§ **RECORDS PROVIDED**:
################
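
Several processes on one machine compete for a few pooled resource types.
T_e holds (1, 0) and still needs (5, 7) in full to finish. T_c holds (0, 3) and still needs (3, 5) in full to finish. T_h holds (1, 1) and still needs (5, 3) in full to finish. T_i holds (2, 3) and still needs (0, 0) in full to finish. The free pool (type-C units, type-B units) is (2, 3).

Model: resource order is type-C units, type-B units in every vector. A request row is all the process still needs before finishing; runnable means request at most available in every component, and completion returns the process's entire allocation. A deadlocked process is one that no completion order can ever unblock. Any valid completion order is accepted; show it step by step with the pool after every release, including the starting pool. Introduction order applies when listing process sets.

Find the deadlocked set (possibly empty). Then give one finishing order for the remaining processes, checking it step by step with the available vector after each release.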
################
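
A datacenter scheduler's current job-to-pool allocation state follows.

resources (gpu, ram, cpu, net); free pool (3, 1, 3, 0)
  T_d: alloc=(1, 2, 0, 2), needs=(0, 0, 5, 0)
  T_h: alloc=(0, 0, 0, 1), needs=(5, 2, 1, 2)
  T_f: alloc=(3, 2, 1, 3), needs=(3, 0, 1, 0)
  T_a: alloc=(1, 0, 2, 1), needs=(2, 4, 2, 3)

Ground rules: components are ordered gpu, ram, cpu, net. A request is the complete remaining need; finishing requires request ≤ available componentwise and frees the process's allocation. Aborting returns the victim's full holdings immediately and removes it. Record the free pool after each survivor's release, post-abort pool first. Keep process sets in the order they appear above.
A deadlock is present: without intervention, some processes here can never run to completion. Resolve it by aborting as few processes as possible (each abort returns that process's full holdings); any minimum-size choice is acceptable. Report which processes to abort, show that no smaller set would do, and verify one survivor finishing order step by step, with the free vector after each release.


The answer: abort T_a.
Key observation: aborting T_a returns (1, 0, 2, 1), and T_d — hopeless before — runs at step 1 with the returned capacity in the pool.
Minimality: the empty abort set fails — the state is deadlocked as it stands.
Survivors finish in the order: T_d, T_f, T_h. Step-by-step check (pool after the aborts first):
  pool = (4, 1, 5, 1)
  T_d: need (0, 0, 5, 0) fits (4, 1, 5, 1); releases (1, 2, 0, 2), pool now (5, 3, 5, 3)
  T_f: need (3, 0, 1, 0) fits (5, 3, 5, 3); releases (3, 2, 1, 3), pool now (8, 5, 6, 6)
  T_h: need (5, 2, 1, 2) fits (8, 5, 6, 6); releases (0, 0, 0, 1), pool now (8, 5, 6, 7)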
################
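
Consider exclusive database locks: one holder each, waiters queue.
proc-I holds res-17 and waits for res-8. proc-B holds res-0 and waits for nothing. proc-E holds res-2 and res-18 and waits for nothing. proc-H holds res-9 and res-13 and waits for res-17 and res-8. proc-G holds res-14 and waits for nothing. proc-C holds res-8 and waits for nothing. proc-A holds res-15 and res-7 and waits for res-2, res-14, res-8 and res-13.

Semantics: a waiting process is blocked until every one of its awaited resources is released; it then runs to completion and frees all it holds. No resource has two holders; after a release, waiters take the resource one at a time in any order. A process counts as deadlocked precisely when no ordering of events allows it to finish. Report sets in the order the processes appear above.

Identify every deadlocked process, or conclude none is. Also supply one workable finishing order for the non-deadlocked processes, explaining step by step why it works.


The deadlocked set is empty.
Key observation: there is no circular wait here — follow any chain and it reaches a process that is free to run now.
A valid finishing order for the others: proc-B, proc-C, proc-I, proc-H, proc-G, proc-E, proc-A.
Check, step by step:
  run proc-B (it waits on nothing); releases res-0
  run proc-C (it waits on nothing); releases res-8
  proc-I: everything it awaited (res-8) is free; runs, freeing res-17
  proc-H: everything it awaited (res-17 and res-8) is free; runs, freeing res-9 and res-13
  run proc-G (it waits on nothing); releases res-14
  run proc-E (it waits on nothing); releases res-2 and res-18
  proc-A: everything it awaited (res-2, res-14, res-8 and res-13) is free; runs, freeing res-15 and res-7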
################
§ **EXERCISE**: All that is wanted is the stretch of lines above from the one containing "Consider exclusive database" through the one containing "proc-I holds res-17", duplicated exactly.

§ **OUTPUT FOR THIS TASK**:
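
Consider exclusive database locks: one holder each, waiters queue.
proc-I holds res-17 and waits for res-8. proc-B holds res-0 and waits for nothing. proc-E holds res-2 and res-18 and waits for nothing. proc-H holds res-9 and res-13 and waits for res-17 and res-8. proc-G holds res-14 and waits for nothing. proc-C holds res-8 and waits for nothing. proc-A holds res-15 and res-7 and waits for res-2, res-14, res-8 and res-13.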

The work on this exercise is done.